### THE PROBLEM
The lines to copy are those in the listing that hold the word "intersection".

= Beginning of Section =

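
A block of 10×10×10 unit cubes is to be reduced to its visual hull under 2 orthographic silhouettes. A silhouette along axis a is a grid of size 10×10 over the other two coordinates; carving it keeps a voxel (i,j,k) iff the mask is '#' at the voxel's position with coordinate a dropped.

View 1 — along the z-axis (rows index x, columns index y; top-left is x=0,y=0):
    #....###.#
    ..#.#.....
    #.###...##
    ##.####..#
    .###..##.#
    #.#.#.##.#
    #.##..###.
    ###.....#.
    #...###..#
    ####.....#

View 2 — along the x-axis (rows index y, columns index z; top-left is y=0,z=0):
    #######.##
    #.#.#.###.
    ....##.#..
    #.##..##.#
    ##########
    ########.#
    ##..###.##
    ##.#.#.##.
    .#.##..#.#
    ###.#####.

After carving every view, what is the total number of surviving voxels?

remaining voxels: 361

start: 10×10×10 = 1000 voxels
[1] z-view keeps 52 columns → grid now 520
[2] x-view keeps 69 columns → grid now 361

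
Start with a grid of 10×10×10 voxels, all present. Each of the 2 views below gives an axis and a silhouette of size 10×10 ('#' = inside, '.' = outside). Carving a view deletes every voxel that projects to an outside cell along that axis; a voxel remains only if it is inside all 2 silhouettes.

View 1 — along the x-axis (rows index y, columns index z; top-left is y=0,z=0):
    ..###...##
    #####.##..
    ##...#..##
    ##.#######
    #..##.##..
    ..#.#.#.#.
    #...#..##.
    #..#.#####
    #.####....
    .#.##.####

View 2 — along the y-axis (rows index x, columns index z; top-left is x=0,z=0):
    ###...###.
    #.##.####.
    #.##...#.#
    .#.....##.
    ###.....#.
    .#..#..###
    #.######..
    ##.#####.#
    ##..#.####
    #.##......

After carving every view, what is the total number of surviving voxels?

start: 10×10×10 = 1000 voxels
[1] x-view keeps 58 columns → grid now 580
[2] y-view keeps 55 columns → grid now 323

voxel count = 323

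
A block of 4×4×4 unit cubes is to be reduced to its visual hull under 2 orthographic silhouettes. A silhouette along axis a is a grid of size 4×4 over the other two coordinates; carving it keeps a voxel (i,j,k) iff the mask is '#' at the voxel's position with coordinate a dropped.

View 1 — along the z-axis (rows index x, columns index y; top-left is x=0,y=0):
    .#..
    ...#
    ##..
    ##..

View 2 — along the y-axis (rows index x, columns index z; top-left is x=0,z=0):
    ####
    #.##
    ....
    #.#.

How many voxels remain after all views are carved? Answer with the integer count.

full grid |V| = 64
[1] z-view keeps 6 columns → grid now 24
[2] y-view keeps 9 columns → grid now 11

voxel count = 11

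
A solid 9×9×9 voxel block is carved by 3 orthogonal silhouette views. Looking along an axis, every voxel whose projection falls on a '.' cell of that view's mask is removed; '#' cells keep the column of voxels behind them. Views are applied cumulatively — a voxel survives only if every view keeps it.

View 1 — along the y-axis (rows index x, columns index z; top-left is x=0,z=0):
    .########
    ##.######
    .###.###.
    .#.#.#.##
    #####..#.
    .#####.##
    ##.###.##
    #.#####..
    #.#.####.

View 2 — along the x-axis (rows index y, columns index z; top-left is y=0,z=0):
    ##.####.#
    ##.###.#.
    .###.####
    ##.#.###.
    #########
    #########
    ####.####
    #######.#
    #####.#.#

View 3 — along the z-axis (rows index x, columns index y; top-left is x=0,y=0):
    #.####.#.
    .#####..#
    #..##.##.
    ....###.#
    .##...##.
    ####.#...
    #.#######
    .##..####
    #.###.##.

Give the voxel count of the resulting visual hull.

voxel count = 276

full grid |V| = 729
step 1: project along y, AND mask (59/81) → |grid| = 531
step 2: project along x, AND mask (67/81) → |grid| = 440
step 3: project along z, AND mask (50/81) → |grid| = 276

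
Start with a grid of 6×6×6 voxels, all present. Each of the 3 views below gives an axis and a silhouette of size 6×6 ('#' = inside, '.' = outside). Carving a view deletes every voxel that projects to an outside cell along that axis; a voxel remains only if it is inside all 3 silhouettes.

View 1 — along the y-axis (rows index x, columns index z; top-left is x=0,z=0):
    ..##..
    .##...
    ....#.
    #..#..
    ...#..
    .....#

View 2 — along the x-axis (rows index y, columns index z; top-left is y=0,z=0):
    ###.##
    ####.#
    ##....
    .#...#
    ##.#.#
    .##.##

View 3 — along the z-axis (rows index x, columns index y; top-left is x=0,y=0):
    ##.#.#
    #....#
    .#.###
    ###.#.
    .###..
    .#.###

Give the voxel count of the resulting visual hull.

voxel count = 20

full grid |V| = 216
after view 1 [y-axis, 9 of 36 cells solid] → remaining = 54
after view 2 [x-axis, 22 of 36 cells solid] → remaining = 29
after view 3 [z-axis, 21 of 36 cells solid] → remaining = 20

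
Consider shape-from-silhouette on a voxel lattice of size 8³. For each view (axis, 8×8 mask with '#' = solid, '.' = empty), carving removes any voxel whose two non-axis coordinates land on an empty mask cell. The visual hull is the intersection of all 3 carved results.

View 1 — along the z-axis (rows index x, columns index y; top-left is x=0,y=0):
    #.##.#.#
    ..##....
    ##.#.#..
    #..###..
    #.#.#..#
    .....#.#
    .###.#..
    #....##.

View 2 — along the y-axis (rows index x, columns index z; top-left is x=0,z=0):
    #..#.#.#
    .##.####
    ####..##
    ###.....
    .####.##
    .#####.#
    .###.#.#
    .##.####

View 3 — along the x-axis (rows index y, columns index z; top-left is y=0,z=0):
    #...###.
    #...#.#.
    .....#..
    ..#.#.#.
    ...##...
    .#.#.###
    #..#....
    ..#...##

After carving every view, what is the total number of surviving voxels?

before carving: 512 voxels (8×8×8)
  1. axis=2 (XY plane), |mask|=28  ⇒  voxels=224
  2. axis=1 (XZ plane), |mask|=42  ⇒  voxels=142
  3. axis=0 (YZ plane), |mask|=23  ⇒  voxels=50

50 voxels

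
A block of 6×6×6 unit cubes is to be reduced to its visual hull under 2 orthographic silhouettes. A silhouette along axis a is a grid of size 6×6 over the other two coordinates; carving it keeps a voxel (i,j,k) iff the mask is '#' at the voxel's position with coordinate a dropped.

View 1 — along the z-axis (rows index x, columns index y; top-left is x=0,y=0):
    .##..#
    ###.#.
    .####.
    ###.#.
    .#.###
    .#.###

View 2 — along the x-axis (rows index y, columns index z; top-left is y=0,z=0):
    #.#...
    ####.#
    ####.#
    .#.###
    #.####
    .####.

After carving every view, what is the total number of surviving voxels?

before carving: 216 voxels (6×6×6)
[1] z-view keeps 23 columns → grid now 138
[2] x-view keeps 25 columns → grid now 103

|visual hull| = 103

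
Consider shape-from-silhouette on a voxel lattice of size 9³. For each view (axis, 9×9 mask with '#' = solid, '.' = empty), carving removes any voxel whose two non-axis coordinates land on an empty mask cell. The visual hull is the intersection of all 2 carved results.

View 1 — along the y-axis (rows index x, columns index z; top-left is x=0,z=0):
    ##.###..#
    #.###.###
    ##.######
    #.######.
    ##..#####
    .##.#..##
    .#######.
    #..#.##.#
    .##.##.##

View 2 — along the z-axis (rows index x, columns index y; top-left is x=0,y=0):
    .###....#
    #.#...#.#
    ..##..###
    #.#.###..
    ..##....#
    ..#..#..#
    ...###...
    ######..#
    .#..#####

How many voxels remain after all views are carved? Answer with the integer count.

voxel count = 255

full grid |V| = 729
step 1: project along y, AND mask (58/81) → |grid| = 522
step 2: project along z, AND mask (40/81) → |grid| = 255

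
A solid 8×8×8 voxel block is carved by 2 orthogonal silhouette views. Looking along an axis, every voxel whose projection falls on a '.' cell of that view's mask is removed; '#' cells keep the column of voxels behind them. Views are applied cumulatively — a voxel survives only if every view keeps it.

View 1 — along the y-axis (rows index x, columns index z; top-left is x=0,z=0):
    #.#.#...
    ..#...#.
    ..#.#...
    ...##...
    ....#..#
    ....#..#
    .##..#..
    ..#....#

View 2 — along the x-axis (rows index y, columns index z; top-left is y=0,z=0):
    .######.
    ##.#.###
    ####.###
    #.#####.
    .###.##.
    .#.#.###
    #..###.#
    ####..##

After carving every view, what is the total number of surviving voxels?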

= End of Section =

### REPLY TO THE EXERCISE
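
Consider shape-from-silhouette on a voxel lattice of size 8³. For each view (axis, 8×8 mask with '#' = solid, '.' = empty), carving removes any voxel whose two non-axis coordinates land on an empty mask cell. The visual hull is the intersection of all 3 carved results.
Consider shape-from-silhouette on a voxel lattice of size 9³. For each view (axis, 9×9 mask with '#' = solid, '.' = empty), carving removes any voxel whose two non-axis coordinates land on an empty mask cell. The visual hull is the intersection of all 2 carved results.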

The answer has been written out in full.